··· Records provided
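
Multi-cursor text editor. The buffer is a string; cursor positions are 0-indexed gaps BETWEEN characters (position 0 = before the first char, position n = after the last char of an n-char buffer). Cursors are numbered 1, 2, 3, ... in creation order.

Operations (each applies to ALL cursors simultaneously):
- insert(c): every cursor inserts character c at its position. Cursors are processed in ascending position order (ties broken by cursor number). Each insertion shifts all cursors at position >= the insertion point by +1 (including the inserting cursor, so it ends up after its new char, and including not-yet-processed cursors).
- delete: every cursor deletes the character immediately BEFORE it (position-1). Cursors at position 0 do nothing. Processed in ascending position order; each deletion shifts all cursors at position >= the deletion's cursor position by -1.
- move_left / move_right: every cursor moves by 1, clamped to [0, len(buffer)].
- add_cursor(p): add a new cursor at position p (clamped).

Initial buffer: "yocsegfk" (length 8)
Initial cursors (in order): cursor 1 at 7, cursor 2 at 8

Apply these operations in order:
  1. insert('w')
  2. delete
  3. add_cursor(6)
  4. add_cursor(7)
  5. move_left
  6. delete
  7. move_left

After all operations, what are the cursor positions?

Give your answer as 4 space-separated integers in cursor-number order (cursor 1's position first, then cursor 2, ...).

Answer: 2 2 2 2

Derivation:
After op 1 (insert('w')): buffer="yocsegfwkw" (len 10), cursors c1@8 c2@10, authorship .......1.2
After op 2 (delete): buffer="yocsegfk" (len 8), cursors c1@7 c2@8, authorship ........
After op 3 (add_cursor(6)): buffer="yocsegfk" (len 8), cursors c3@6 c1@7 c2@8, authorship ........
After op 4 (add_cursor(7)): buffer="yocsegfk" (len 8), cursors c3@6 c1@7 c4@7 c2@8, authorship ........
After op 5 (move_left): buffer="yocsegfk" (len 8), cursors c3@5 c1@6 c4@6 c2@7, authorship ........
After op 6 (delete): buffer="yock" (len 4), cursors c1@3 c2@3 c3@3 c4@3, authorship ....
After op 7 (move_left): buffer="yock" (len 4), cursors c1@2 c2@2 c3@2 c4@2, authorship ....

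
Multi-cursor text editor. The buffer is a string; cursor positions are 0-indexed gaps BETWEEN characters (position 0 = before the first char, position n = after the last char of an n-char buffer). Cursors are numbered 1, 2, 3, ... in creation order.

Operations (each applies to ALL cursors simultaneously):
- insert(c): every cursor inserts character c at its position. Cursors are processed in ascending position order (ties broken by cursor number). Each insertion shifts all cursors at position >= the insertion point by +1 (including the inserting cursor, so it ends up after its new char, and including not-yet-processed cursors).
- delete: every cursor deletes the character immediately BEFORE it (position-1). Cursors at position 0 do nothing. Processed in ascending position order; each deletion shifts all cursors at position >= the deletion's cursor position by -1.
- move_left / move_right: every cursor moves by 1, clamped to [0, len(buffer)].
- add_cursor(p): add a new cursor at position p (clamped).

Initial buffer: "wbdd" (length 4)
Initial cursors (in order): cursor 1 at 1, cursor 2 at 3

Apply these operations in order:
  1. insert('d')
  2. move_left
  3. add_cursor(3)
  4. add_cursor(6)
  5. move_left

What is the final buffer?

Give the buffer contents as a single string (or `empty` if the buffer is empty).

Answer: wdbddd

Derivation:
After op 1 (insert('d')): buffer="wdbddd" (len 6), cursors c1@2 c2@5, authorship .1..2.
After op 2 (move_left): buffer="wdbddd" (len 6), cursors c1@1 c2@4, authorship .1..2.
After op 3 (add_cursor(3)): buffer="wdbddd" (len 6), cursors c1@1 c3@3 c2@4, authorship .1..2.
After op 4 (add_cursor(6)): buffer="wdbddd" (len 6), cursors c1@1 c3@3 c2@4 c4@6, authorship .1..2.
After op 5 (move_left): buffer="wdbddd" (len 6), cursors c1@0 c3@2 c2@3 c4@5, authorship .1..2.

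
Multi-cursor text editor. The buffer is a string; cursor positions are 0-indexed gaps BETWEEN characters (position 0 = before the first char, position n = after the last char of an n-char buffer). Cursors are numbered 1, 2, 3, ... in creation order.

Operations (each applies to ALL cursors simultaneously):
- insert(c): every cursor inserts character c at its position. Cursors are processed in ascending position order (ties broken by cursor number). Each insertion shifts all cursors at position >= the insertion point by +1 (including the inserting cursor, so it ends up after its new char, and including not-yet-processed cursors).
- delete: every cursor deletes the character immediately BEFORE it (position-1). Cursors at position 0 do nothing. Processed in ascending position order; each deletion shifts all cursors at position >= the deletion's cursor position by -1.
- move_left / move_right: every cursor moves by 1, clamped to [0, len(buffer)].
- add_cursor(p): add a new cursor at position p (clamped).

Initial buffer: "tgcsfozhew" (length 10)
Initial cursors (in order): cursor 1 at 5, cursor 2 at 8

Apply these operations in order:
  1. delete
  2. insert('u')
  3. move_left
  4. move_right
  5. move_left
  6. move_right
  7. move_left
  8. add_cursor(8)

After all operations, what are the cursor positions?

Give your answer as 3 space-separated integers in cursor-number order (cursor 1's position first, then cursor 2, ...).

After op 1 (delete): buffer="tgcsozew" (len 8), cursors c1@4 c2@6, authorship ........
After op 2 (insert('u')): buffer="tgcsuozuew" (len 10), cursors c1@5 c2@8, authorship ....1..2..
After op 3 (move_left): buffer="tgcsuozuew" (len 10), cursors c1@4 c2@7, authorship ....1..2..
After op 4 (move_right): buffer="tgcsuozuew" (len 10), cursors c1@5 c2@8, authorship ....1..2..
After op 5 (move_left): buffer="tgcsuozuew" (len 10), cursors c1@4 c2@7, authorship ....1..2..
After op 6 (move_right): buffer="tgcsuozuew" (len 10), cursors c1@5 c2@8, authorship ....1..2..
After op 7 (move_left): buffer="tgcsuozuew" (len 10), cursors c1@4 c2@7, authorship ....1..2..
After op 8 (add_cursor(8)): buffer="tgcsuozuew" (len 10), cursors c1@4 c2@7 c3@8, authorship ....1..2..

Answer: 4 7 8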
······
Required action:
Which lines above carry the string "length"? Copy those lines.

Answer box:
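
Initial buffer: "yocsegfk" (length 8)
Initial buffer: "wbdd" (length 4)
Initial buffer: "tgcsfozhew" (length 10)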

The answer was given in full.